EXERCISE DESCRIPTION
Would you reproduce the entries that follow exactly as they appear?

─── DATA FOR THIS TASK

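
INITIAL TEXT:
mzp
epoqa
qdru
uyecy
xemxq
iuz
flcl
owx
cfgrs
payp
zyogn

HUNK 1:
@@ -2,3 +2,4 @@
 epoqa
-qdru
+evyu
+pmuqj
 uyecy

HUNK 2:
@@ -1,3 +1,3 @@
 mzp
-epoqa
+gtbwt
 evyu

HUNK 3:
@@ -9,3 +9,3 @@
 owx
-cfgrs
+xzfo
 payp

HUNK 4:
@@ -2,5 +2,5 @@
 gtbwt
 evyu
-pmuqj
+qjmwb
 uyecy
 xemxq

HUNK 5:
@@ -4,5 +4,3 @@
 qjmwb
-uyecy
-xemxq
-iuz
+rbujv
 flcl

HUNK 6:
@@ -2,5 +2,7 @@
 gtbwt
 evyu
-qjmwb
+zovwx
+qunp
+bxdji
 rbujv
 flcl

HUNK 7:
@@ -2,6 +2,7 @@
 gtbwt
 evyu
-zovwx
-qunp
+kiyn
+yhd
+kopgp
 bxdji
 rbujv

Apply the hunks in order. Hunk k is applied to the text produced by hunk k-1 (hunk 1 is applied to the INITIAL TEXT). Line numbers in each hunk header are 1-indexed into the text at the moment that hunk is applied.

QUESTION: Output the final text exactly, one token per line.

Hunk 1: at line 2 remove [qdru] add [evyu,pmuqj] -> 12 lines: mzp epoqa evyu pmuqj uyecy xemxq iuz flcl owx cfgrs payp zyogn
Hunk 2: at line 1 remove [epoqa] add [gtbwt] -> 12 lines: mzp gtbwt evyu pmuqj uyecy xemxq iuz flcl owx cfgrs payp zyogn
Hunk 3: at line 9 remove [cfgrs] add [xzfo] -> 12 lines: mzp gtbwt evyu pmuqj uyecy xemxq iuz flcl owx xzfo payp zyogn
Hunk 4: at line 2 remove [pmuqj] add [qjmwb] -> 12 lines: mzp gtbwt evyu qjmwb uyecy xemxq iuz flcl owx xzfo payp zyogn
Hunk 5: at line 4 remove [uyecy,xemxq,iuz] add [rbujv] -> 10 lines: mzp gtbwt evyu qjmwb rbujv flcl owx xzfo payp zyogn
Hunk 6: at line 2 remove [qjmwb] add [zovwx,qunp,bxdji] -> 12 lines: mzp gtbwt evyu zovwx qunp bxdji rbujv flcl owx xzfo payp zyogn
Hunk 7: at line 2 remove [zovwx,qunp] add [kiyn,yhd,kopgp] -> 13 lines: mzp gtbwt evyu kiyn yhd kopgp bxdji rbujv flcl owx xzfo payp zyogn

Answer: mzp
gtbwt
evyu
kiyn
yhd
kopgp
bxdji
rbujv
flcl
owx
xzfo
payp
zyogn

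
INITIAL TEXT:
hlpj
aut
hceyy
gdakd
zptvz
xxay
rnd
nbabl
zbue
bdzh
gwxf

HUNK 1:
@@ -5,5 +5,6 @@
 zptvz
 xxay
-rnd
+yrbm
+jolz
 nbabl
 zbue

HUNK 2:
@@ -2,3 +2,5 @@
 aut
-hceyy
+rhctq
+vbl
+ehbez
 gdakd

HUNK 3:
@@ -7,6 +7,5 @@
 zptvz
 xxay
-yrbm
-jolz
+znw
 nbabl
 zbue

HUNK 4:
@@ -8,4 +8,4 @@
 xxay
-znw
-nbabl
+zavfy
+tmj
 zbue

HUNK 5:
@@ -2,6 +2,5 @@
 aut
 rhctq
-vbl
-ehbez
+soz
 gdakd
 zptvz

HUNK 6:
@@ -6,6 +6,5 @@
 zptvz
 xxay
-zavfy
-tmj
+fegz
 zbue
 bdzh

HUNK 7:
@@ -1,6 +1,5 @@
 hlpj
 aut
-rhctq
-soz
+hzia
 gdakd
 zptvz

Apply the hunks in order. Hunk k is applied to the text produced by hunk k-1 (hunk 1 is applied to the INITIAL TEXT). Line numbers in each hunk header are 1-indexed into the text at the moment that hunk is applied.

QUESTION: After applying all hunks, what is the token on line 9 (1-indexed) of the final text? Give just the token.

Hunk 1: at line 5 remove [rnd] add [yrbm,jolz] -> 12 lines: hlpj aut hceyy gdakd zptvz xxay yrbm jolz nbabl zbue bdzh gwxf
Hunk 2: at line 2 remove [hceyy] add [rhctq,vbl,ehbez] -> 14 lines: hlpj aut rhctq vbl ehbez gdakd zptvz xxay yrbm jolz nbabl zbue bdzh gwxf
Hunk 3: at line 7 remove [yrbm,jolz] add [znw] -> 13 lines: hlpj aut rhctq vbl ehbez gdakd zptvz xxay znw nbabl zbue bdzh gwxf
Hunk 4: at line 8 remove [znw,nbabl] add [zavfy,tmj] -> 13 lines: hlpj aut rhctq vbl ehbez gdakd zptvz xxay zavfy tmj zbue bdzh gwxf
Hunk 5: at line 2 remove [vbl,ehbez] add [soz] -> 12 lines: hlpj aut rhctq soz gdakd zptvz xxay zavfy tmj zbue bdzh gwxf
Hunk 6: at line 6 remove [zavfy,tmj] add [fegz] -> 11 lines: hlpj aut rhctq soz gdakd zptvz xxay fegz zbue bdzh gwxf
Hunk 7: at line 1 remove [rhctq,soz] add [hzia] -> 10 lines: hlpj aut hzia gdakd zptvz xxay fegz zbue bdzh gwxf
Final line 9: bdzh

Answer: bdzh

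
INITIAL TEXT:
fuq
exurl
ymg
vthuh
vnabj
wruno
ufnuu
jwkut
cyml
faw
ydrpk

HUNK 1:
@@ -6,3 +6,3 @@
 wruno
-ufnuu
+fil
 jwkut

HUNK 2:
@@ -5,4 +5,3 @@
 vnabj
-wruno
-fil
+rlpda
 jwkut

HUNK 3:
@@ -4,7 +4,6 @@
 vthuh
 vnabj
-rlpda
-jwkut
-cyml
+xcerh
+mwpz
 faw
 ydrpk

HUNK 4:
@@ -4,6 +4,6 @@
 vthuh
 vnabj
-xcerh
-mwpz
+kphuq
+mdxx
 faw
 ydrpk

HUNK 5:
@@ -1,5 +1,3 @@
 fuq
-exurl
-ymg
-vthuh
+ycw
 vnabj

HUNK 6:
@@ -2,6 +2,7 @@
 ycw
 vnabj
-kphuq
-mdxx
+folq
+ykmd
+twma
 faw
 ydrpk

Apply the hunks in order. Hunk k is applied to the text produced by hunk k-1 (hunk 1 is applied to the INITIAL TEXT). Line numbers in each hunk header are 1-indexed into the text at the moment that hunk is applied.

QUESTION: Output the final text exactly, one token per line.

Answer: fuq
ycw
vnabj
folq
ykmd
twma
faw
ydrpk

Derivation:
Hunk 1: at line 6 remove [ufnuu] add [fil] -> 11 lines: fuq exurl ymg vthuh vnabj wruno fil jwkut cyml faw ydrpk
Hunk 2: at line 5 remove [wruno,fil] add [rlpda] -> 10 lines: fuq exurl ymg vthuh vnabj rlpda jwkut cyml faw ydrpk
Hunk 3: at line 4 remove [rlpda,jwkut,cyml] add [xcerh,mwpz] -> 9 lines: fuq exurl ymg vthuh vnabj xcerh mwpz faw ydrpk
Hunk 4: at line 4 remove [xcerh,mwpz] add [kphuq,mdxx] -> 9 lines: fuq exurl ymg vthuh vnabj kphuq mdxx faw ydrpk
Hunk 5: at line 1 remove [exurl,ymg,vthuh] add [ycw] -> 7 lines: fuq ycw vnabj kphuq mdxx faw ydrpk
Hunk 6: at line 2 remove [kphuq,mdxx] add [folq,ykmd,twma] -> 8 lines: fuq ycw vnabj folq ykmd twma faw ydrpk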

──────

RESULT OF THE TASK
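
INITIAL TEXT:
mzp
epoqa
qdru
uyecy
xemxq
iuz
flcl
owx
cfgrs
payp
zyogn

HUNK 1:
@@ -2,3 +2,4 @@
 epoqa
-qdru
+evyu
+pmuqj
 uyecy

HUNK 2:
@@ -1,3 +1,3 @@
 mzp
-epoqa
+gtbwt
 evyu

HUNK 3:
@@ -9,3 +9,3 @@
 owx
-cfgrs
+xzfo
 payp

HUNK 4:
@@ -2,5 +2,5 @@
 gtbwt
 evyu
-pmuqj
+qjmwb
 uyecy
 xemxq

HUNK 5:
@@ -4,5 +4,3 @@
 qjmwb
-uyecy
-xemxq
-iuz
+rbujv
 flcl

HUNK 6:
@@ -2,5 +2,7 @@
 gtbwt
 evyu
-qjmwb
+zovwx
+qunp
+bxdji
 rbujv
 flcl

HUNK 7:
@@ -2,6 +2,7 @@
 gtbwt
 evyu
-zovwx
-qunp
+kiyn
+yhd
+kopgp
 bxdji
 rbujv

Apply the hunks in order. Hunk k is applied to the text produced by hunk k-1 (hunk 1 is applied to the INITIAL TEXT). Line numbers in each hunk header are 1-indexed into the text at the moment that hunk is applied.

QUESTION: Output the final text exactly, one token per line.

Hunk 1: at line 2 remove [qdru] add [evyu,pmuqj] -> 12 lines: mzp epoqa evyu pmuqj uyecy xemxq iuz flcl owx cfgrs payp zyogn
Hunk 2: at line 1 remove [epoqa] add [gtbwt] -> 12 lines: mzp gtbwt evyu pmuqj uyecy xemxq iuz flcl owx cfgrs payp zyogn
Hunk 3: at line 9 remove [cfgrs] add [xzfo] -> 12 lines: mzp gtbwt evyu pmuqj uyecy xemxq iuz flcl owx xzfo payp zyogn
Hunk 4: at line 2 remove [pmuqj] add [qjmwb] -> 12 lines: mzp gtbwt evyu qjmwb uyecy xemxq iuz flcl owx xzfo payp zyogn
Hunk 5: at line 4 remove [uyecy,xemxq,iuz] add [rbujv] -> 10 lines: mzp gtbwt evyu qjmwb rbujv flcl owx xzfo payp zyogn
Hunk 6: at line 2 remove [qjmwb] add [zovwx,qunp,bxdji] -> 12 lines: mzp gtbwt evyu zovwx qunp bxdji rbujv flcl owx xzfo payp zyogn
Hunk 7: at line 2 remove [zovwx,qunp] add [kiyn,yhd,kopgp] -> 13 lines: mzp gtbwt evyu kiyn yhd kopgp bxdji rbujv flcl owx xzfo payp zyogn

Answer: mzp
gtbwt
evyu
kiyn
yhd
kopgp
bxdji
rbujv
flcl
owx
xzfo
payp
zyogn

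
INITIAL TEXT:
hlpj
aut
hceyy
gdakd
zptvz
xxay
rnd
nbabl
zbue
bdzh
gwxf

HUNK 1:
@@ -5,5 +5,6 @@
 zptvz
 xxay
-rnd
+yrbm
+jolz
 nbabl
 zbue

HUNK 2:
@@ -2,3 +2,5 @@
 aut
-hceyy
+rhctq
+vbl
+ehbez
 gdakd

HUNK 3:
@@ -7,6 +7,5 @@
 zptvz
 xxay
-yrbm
-jolz
+znw
 nbabl
 zbue

HUNK 4:
@@ -8,4 +8,4 @@
 xxay
-znw
-nbabl
+zavfy
+tmj
 zbue

HUNK 5:
@@ -2,6 +2,5 @@
 aut
 rhctq
-vbl
-ehbez
+soz
 gdakd
 zptvz

HUNK 6:
@@ -6,6 +6,5 @@
 zptvz
 xxay
-zavfy
-tmj
+fegz
 zbue
 bdzh

HUNK 7:
@@ -1,6 +1,5 @@
 hlpj
 aut
-rhctq
-soz
+hzia
 gdakd
 zptvz

Apply the hunks in order. Hunk k is applied to the text produced by hunk k-1 (hunk 1 is applied to the INITIAL TEXT). Line numbers in each hunk header are 1-indexed into the text at the moment that hunk is applied.

QUESTION: After applying all hunks, what is the token on line 9 (1-indexed) of the final text? Give just the token.

Hunk 1: at line 5 remove [rnd] add [yrbm,jolz] -> 12 lines: hlpj aut hceyy gdakd zptvz xxay yrbm jolz nbabl zbue bdzh gwxf
Hunk 2: at line 2 remove [hceyy] add [rhctq,vbl,ehbez] -> 14 lines: hlpj aut rhctq vbl ehbez gdakd zptvz xxay yrbm jolz nbabl zbue bdzh gwxf
Hunk 3: at line 7 remove [yrbm,jolz] add [znw] -> 13 lines: hlpj aut rhctq vbl ehbez gdakd zptvz xxay znw nbabl zbue bdzh gwxf
Hunk 4: at line 8 remove [znw,nbabl] add [zavfy,tmj] -> 13 lines: hlpj aut rhctq vbl ehbez gdakd zptvz xxay zavfy tmj zbue bdzh gwxf
Hunk 5: at line 2 remove [vbl,ehbez] add [soz] -> 12 lines: hlpj aut rhctq soz gdakd zptvz xxay zavfy tmj zbue bdzh gwxf
Hunk 6: at line 6 remove [zavfy,tmj] add [fegz] -> 11 lines: hlpj aut rhctq soz gdakd zptvz xxay fegz zbue bdzh gwxf
Hunk 7: at line 1 remove [rhctq,soz] add [hzia] -> 10 lines: hlpj aut hzia gdakd zptvz xxay fegz zbue bdzh gwxf
Final line 9: bdzh

Answer: bdzh

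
INITIAL TEXT:
fuq
exurl
ymg
vthuh
vnabj
wruno
ufnuu
jwkut
cyml
faw
ydrpk

HUNK 1:
@@ -6,3 +6,3 @@
 wruno
-ufnuu
+fil
 jwkut

HUNK 2:
@@ -5,4 +5,3 @@
 vnabj
-wruno
-fil
+rlpda
 jwkut

HUNK 3:
@@ -4,7 +4,6 @@
 vthuh
 vnabj
-rlpda
-jwkut
-cyml
+xcerh
+mwpz
 faw
 ydrpk

HUNK 4:
@@ -4,6 +4,6 @@
 vthuh
 vnabj
-xcerh
-mwpz
+kphuq
+mdxx
 faw
 ydrpk

HUNK 5:
@@ -1,5 +1,3 @@
 fuq
-exurl
-ymg
-vthuh
+ycw
 vnabj

HUNK 6:
@@ -2,6 +2,7 @@
 ycw
 vnabj
-kphuq
-mdxx
+folq
+ykmd
+twma
 faw
 ydrpk

Apply the hunks in order. Hunk k is applied to the text produced by hunk k-1 (hunk 1 is applied to the INITIAL TEXT). Line numbers in each hunk header are 1-indexed into the text at the moment that hunk is applied.

QUESTION: Output the final text exactly, one token per line.

Answer: fuq
ycw
vnabj
folq
ykmd
twma
faw
ydrpk

Derivation:
Hunk 1: at line 6 remove [ufnuu] add [fil] -> 11 lines: fuq exurl ymg vthuh vnabj wruno fil jwkut cyml faw ydrpk
Hunk 2: at line 5 remove [wruno,fil] add [rlpda] -> 10 lines: fuq exurl ymg vthuh vnabj rlpda jwkut cyml faw ydrpk
Hunk 3: at line 4 remove [rlpda,jwkut,cyml] add [xcerh,mwpz] -> 9 lines: fuq exurl ymg vthuh vnabj xcerh mwpz faw ydrpk
Hunk 4: at line 4 remove [xcerh,mwpz] add [kphuq,mdxx] -> 9 lines: fuq exurl ymg vthuh vnabj kphuq mdxx faw ydrpk
Hunk 5: at line 1 remove [exurl,ymg,vthuh] add [ycw] -> 7 lines: fuq ycw vnabj kphuq mdxx faw ydrpk
Hunk 6: at line 2 remove [kphuq,mdxx] add [folq,ykmd,twma] -> 8 lines: fuq ycw vnabj folq ykmd twma faw ydrpk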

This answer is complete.